**WHAT YOU SHOULD DO:**
Transcribe all of the records precisely as they are presented.

**RAW DATA:**
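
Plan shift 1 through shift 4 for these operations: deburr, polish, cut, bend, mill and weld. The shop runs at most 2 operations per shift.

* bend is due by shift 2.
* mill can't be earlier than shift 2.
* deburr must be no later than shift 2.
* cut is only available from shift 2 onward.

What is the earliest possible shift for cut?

Cut is available from shift 2.
cut at shift 2 is achievable: mill in shift 2; bend in shift 1; weld in shift 3; polish in shift 3; deburr in shift 1; cut in shift 2.

shift 2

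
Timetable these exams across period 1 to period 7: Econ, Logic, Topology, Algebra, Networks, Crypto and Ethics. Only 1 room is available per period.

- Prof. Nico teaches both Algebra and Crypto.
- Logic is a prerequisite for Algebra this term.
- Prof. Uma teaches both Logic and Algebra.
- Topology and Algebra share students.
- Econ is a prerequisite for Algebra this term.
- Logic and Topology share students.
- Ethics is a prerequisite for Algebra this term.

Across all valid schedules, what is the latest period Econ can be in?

period 6

Downstream work caps Econ at period 6.
Econ at period 6 is achievable: Networks=period 4; Logic=period 1; Ethics=period 2; Crypto=period 5; Topology=period 3; Econ=period 6; Algebra=period 7.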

**SOLUTION:**
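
Plan shift 1 through shift 4 for these operations: deburr, polish, cut, bend, mill and weld. The shop runs at most 2 operations per shift.

* bend is due by shift 2.
* mill can't be earlier than shift 2.
* deburr must be no later than shift 2.
* cut is only available from shift 2 onward.

What is the earliest possible shift for cut?

Cut is available from shift 2.
cut at shift 2 is achievable: mill in shift 2; bend in shift 1; weld in shift 3; polish in shift 3; deburr in shift 1; cut in shift 2.

shift 2

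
Timetable these exams across period 1 to period 7: Econ, Logic, Topology, Algebra, Networks, Crypto and Ethics. Only 1 room is available per period.

- Prof. Nico teaches both Algebra and Crypto.
- Logic is a prerequisite for Algebra this term.
- Prof. Uma teaches both Logic and Algebra.
- Topology and Algebra share students.
- Econ is a prerequisite for Algebra this term.
- Logic and Topology share students.
- Ethics is a prerequisite for Algebra this term.

Across all valid schedules, what is the latest period Econ can be in?

period 6

Downstream work caps Econ at period 6.
Econ at period 6 is achievable: Networks=period 4; Logic=period 1; Ethics=period 2; Crypto=period 5; Topology=period 3; Econ=period 6; Algebra=period 7.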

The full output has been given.